PROVIDED RECORDS section start
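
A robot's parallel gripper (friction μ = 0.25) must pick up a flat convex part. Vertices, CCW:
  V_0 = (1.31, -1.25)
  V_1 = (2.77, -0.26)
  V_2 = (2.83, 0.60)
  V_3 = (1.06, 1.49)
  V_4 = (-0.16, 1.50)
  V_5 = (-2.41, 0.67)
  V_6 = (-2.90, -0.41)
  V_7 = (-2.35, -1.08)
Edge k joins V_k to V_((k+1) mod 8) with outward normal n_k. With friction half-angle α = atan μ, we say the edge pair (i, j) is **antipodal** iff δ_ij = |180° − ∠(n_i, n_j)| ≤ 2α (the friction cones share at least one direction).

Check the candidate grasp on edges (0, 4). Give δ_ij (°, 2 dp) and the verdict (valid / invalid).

α = atan 0.25 = 14.04°;  2α = 28.07°
edge 0: e_0 = (+1.46, +0.99);  n_0 = (+0.5612, -0.8277)
edge 4: e_4 = (-2.25, -0.83);  n_4 = (-0.3461, +0.9382)
∠(n_0, n_4) = 166.11°
δ = |180° − 166.11°| = 13.89°
13.89° ≤ 2α = 28.07°  →  valid

δ = 13.89°, valid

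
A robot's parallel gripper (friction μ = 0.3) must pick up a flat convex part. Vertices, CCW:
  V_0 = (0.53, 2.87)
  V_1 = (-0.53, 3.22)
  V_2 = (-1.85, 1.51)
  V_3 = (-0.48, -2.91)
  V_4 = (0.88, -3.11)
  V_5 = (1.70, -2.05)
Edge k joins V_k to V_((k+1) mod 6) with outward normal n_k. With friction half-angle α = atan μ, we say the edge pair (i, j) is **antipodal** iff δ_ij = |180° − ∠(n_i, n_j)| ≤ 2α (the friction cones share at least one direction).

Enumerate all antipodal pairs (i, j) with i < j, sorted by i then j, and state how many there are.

α = atan 0.3 = 16.70°;  2α = 33.40°
n_0 = (+0.3135, +0.9496)
n_1 = (-0.7916, +0.6111)
n_2 = (-0.9552, -0.2961)
n_3 = (-0.1455, -0.9894)
n_4 = (+0.7910, -0.6119)
n_5 = (+0.9729, +0.2314)
  (0,1): δ = 109.39°  ·
  (0,2): δ = 54.51°  ·
  (0,3): δ = 9.91°  ✓
  (0,4): δ = 70.55°  ·
  (0,5): δ = 121.65°  ·
  (1,2): δ = 125.11°  ·
  (1,3): δ = 60.70°  ·
  (1,4): δ = 0.06°  ✓
  (1,5): δ = 51.04°  ·
  (2,3): δ = 115.59°  ·
  (2,4): δ = 54.95°  ·
  (2,5): δ = 3.84°  ✓
  (3,4): δ = 119.36°  ·
  (3,5): δ = 68.26°  ·
  (4,5): δ = 128.90°  ·
antipodal pairs: 3

count = 3; pairs: (0,3), (1,4), (2,5)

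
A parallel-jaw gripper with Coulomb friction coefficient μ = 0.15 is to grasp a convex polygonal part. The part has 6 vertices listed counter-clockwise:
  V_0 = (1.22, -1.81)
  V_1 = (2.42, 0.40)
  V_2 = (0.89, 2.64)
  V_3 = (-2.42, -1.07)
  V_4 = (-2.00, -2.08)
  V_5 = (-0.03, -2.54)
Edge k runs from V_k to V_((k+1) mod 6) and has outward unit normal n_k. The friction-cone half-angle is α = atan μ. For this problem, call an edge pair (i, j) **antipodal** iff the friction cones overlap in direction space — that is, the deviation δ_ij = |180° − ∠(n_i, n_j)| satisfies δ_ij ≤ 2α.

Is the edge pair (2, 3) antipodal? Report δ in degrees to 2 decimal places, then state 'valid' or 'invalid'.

α = atan 0.15 = 8.53°;  2α = 17.06°
edge 2: e_2 = (-3.31, -3.71);  n_2 = (-0.7462, +0.6657)
edge 3: e_3 = (+0.42, -1.01);  n_3 = (-0.9233, -0.3840)
∠(n_2, n_3) = 64.32°
δ = |180° − 64.32°| = 115.68°
115.68° > 2α = 17.06°  →  invalid

δ = 115.68°, invalid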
PROVIDED RECORDS section end
▶ **TASK TO CARRY OUT**
Give the exact lines, and only those, from the line containing "V_3 = (1.06, 1.49)" through the line containing "Edge k joins V_k to V_((k+1) mod 8)" in the entries above.

▶ **EXERCISE SOLUTION**
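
  V_3 = (1.06, 1.49)
  V_4 = (-0.16, 1.50)
  V_5 = (-2.41, 0.67)
  V_6 = (-2.90, -0.41)
  V_7 = (-2.35, -1.08)
Edge k joins V_k to V_((k+1) mod 8) with outward normal n_k. With friction half-angle α = atan μ, we say the edge pair (i, j) is **antipodal** iff δ_ij = |180° − ∠(n_i, n_j)| ≤ 2α (the friction cones share at least one direction).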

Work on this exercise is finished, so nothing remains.